Segment Start: Data to process
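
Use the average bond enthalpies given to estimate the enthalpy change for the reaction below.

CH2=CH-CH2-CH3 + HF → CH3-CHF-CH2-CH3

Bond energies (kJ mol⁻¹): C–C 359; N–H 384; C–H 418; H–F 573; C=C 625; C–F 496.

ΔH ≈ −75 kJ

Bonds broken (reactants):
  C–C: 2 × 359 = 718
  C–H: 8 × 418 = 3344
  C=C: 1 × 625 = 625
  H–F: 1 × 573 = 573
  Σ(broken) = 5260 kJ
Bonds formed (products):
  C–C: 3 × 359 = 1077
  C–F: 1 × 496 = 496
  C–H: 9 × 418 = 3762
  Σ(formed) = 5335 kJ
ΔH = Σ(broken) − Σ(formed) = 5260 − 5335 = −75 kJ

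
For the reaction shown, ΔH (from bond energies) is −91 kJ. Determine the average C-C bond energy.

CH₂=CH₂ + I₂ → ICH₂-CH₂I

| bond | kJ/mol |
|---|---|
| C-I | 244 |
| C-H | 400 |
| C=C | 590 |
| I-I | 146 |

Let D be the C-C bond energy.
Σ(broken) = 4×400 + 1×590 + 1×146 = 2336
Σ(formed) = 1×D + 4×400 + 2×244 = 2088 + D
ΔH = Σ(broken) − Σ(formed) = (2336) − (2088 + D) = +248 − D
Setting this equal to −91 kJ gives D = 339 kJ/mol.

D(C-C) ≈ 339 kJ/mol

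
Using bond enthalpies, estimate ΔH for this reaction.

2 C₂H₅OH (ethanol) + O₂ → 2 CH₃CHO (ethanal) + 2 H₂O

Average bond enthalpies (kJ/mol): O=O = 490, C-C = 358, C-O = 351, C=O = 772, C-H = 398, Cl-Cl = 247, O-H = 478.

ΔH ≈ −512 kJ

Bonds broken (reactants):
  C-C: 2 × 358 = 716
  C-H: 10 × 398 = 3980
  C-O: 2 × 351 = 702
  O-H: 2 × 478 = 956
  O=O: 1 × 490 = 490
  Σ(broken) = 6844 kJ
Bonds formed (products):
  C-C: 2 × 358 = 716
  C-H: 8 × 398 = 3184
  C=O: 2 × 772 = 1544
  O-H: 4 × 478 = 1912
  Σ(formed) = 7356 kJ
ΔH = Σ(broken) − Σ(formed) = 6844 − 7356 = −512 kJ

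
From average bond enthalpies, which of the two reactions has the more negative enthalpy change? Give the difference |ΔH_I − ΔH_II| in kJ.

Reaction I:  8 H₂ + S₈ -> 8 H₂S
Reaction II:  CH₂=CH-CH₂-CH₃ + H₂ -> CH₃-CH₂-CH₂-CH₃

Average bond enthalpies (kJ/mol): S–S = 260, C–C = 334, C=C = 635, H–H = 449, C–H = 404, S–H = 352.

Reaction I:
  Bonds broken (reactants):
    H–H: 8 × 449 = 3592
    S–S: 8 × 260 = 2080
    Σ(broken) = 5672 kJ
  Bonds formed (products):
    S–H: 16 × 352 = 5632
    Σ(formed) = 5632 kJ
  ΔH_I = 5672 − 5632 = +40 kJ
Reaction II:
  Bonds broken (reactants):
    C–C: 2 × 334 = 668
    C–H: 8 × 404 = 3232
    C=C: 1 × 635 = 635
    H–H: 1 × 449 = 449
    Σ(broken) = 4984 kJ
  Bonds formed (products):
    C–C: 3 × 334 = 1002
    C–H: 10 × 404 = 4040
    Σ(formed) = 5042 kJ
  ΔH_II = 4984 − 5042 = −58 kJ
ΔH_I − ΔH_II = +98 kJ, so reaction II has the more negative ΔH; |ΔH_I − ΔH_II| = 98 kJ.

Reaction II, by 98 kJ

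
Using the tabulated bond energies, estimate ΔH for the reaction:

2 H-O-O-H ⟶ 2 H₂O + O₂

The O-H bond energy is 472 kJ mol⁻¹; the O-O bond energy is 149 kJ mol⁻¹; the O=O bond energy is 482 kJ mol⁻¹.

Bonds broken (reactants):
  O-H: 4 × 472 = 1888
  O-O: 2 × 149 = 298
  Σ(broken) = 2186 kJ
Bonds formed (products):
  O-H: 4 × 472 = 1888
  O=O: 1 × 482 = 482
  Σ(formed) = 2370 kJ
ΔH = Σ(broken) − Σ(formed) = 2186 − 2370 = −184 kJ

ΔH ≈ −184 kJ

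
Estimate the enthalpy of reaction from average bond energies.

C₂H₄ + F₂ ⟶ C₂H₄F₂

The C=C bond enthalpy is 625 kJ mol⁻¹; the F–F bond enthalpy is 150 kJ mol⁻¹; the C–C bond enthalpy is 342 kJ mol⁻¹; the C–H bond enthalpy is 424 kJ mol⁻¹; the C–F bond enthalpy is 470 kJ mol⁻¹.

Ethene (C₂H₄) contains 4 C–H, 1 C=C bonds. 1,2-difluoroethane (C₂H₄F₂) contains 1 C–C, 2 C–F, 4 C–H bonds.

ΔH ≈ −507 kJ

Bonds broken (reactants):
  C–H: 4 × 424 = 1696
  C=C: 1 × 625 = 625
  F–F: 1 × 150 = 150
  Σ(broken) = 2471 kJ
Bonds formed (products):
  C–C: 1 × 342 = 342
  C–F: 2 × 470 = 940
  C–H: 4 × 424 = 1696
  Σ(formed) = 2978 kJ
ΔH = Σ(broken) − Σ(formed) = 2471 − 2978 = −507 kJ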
Segment End: Data to process
Segment Start: Data to process
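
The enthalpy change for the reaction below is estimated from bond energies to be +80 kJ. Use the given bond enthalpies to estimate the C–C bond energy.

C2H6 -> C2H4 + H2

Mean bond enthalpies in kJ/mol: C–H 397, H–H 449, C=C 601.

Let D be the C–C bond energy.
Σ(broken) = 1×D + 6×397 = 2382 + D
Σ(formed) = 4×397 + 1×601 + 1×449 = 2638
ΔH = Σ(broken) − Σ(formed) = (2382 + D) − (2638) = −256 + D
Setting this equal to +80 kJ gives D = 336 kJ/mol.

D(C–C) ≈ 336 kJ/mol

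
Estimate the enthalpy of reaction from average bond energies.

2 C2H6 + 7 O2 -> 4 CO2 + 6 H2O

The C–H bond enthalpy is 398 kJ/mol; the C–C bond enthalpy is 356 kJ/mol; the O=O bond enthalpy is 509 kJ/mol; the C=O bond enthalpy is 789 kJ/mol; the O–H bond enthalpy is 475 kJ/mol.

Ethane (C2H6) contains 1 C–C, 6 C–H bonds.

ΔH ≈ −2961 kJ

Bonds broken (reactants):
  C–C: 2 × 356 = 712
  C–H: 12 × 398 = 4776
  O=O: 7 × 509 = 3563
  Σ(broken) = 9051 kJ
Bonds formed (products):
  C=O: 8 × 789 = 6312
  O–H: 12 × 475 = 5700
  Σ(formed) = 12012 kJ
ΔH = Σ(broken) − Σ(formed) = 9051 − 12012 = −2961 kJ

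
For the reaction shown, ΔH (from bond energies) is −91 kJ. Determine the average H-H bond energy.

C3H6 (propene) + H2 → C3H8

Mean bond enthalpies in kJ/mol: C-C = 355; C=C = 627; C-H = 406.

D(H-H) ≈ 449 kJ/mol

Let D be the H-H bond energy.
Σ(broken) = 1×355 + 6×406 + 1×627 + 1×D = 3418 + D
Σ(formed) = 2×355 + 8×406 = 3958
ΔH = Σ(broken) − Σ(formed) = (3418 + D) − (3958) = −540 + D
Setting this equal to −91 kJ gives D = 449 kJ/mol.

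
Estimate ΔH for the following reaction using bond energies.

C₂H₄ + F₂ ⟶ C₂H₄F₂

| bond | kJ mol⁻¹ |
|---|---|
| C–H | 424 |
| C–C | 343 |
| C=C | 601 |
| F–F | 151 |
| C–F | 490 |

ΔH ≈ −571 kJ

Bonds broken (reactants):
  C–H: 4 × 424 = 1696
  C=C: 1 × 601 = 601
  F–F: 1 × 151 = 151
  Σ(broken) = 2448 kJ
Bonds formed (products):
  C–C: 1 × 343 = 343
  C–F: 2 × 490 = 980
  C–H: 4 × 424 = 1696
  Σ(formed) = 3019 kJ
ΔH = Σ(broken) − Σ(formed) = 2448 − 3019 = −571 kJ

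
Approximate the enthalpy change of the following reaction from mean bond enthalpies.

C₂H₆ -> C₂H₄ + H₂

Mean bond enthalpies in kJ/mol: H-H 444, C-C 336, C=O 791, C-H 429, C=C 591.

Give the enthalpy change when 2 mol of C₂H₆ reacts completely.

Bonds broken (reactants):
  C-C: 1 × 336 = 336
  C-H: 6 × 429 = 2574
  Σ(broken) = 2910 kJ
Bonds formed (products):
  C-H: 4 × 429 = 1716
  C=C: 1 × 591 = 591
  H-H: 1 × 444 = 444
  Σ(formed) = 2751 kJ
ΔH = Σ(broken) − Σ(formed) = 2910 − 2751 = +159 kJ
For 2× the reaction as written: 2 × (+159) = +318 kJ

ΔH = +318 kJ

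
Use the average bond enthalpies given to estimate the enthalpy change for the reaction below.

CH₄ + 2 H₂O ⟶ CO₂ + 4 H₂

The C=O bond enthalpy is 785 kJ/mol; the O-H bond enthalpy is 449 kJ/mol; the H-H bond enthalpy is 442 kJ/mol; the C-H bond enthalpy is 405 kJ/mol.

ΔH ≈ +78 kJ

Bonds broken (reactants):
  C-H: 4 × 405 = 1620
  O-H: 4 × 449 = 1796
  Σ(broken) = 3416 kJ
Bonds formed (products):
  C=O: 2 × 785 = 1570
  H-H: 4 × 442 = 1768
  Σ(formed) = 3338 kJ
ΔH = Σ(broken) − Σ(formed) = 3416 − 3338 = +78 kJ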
Segment End: Data to process
Segment Start: Data to process
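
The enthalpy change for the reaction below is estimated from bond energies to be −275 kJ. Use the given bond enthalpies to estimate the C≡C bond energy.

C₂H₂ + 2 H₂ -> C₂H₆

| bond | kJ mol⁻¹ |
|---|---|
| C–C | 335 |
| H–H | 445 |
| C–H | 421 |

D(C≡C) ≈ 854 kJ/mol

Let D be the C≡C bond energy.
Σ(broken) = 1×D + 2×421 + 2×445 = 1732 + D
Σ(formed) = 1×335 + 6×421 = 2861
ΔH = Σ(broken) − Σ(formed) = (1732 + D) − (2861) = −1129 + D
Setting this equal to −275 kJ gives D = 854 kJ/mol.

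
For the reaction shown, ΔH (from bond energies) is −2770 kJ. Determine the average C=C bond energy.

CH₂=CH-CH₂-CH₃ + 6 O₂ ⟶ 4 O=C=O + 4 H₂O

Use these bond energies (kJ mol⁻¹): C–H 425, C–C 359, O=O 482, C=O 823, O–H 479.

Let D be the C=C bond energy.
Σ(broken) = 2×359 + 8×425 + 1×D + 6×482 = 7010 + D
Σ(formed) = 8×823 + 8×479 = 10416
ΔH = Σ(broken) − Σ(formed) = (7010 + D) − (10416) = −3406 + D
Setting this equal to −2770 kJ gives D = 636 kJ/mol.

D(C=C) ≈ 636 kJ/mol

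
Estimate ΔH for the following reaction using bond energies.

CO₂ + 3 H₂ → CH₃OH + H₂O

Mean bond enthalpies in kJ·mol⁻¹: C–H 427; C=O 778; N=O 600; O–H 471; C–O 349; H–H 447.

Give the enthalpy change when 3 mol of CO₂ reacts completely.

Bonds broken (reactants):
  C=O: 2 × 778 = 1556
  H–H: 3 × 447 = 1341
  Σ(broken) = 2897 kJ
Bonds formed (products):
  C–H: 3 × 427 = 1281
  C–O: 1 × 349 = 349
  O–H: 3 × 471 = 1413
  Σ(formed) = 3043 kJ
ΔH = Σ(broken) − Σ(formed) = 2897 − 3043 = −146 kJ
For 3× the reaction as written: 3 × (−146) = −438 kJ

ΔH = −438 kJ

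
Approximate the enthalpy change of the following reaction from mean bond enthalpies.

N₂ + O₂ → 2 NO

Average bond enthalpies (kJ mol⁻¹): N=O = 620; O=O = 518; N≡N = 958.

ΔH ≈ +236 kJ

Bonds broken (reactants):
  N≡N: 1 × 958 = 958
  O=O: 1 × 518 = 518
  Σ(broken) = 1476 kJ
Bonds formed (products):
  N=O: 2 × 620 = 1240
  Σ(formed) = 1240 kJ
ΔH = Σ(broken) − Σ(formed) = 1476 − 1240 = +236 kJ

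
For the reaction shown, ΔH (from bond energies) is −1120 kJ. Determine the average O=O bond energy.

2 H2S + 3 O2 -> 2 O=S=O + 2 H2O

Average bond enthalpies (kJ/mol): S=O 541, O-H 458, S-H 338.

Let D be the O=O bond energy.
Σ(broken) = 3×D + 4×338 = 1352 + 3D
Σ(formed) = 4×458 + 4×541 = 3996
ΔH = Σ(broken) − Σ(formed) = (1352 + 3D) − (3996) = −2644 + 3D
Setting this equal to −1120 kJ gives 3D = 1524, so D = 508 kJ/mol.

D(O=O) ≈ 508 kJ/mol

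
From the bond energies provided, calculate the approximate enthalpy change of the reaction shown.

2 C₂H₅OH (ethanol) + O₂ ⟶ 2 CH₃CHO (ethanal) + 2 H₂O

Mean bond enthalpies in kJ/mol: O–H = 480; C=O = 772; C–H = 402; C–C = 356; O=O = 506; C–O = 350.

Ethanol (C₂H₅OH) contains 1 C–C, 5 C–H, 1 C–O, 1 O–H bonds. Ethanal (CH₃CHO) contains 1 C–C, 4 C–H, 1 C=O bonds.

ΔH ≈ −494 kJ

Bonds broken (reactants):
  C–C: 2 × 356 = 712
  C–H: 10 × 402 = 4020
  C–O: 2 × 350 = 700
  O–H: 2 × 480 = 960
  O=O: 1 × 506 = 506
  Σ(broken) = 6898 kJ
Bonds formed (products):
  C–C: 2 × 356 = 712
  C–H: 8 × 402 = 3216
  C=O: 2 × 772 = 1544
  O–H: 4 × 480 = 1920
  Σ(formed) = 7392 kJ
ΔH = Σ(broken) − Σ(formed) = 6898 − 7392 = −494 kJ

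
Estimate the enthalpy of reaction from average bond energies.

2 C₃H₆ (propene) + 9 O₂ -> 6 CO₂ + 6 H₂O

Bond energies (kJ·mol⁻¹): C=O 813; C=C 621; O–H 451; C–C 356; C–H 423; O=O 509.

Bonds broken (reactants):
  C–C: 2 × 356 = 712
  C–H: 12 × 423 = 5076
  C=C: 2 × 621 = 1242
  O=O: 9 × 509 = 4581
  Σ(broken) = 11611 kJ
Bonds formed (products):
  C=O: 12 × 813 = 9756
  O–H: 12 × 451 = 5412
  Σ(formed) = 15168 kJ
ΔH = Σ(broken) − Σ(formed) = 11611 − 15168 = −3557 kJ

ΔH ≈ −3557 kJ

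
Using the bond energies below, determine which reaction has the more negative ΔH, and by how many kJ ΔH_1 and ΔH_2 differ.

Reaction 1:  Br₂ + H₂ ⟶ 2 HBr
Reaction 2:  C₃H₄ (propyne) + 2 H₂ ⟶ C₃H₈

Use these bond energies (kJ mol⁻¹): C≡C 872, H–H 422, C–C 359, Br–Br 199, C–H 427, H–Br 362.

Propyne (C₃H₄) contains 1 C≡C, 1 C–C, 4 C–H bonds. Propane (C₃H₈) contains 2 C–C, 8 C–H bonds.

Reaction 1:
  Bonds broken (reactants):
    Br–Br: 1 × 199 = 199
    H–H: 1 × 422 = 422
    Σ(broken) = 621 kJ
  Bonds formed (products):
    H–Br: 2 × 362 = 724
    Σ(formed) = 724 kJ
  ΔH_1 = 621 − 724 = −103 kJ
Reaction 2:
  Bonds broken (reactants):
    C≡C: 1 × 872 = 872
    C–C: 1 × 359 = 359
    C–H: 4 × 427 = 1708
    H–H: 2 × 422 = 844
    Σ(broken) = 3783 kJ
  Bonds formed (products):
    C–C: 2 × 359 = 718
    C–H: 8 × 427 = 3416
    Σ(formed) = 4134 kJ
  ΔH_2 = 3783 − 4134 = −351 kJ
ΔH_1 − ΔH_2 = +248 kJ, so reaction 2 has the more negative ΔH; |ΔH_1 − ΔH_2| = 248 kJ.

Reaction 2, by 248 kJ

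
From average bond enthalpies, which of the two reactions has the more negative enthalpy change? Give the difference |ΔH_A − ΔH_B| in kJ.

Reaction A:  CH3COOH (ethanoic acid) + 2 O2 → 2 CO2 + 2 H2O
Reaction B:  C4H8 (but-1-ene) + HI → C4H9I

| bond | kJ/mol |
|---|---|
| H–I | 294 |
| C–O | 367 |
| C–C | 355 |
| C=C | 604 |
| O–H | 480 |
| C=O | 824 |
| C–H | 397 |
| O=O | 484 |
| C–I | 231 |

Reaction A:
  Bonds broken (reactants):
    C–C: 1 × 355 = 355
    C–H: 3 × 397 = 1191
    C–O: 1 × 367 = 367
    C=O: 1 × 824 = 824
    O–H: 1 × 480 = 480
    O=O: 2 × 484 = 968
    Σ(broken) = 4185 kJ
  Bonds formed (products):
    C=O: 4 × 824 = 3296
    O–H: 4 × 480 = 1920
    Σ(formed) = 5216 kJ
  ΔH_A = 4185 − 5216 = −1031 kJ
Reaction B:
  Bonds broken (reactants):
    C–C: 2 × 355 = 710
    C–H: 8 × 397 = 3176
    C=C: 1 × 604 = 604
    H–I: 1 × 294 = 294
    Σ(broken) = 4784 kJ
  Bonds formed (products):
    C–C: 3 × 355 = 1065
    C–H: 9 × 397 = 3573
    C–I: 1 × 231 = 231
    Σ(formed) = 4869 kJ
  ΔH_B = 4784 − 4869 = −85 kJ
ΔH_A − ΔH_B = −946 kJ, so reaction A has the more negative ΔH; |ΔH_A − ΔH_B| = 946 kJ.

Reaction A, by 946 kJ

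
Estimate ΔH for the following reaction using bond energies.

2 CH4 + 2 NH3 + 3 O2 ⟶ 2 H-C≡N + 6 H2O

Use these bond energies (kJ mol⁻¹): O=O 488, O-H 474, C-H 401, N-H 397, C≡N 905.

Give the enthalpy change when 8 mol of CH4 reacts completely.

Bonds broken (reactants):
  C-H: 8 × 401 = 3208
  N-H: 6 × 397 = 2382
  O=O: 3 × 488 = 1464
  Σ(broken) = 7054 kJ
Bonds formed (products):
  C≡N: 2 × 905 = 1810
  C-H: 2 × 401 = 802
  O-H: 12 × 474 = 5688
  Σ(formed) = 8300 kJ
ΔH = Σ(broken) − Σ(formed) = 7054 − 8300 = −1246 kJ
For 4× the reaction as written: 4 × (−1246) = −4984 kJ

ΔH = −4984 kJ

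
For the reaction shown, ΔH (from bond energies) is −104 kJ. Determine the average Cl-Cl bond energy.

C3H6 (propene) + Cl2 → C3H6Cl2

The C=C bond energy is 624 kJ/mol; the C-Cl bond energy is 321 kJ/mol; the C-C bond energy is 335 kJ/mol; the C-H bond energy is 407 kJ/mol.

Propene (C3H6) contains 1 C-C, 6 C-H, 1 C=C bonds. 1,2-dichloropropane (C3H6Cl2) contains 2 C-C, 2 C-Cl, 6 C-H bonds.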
Segment End: Data to process
- Task instructions:
Your answer should consist of copies of the lines above that include the string "given".

- Response:
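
Use the average bond enthalpies given to estimate the enthalpy change for the reaction below.
The enthalpy change for the reaction below is estimated from bond energies to be +80 kJ. Use the given bond enthalpies to estimate the C–C bond energy.
Use the average bond enthalpies given to estimate the enthalpy change for the reaction below.
The enthalpy change for the reaction below is estimated from bond energies to be −275 kJ. Use the given bond enthalpies to estimate the C≡C bond energy.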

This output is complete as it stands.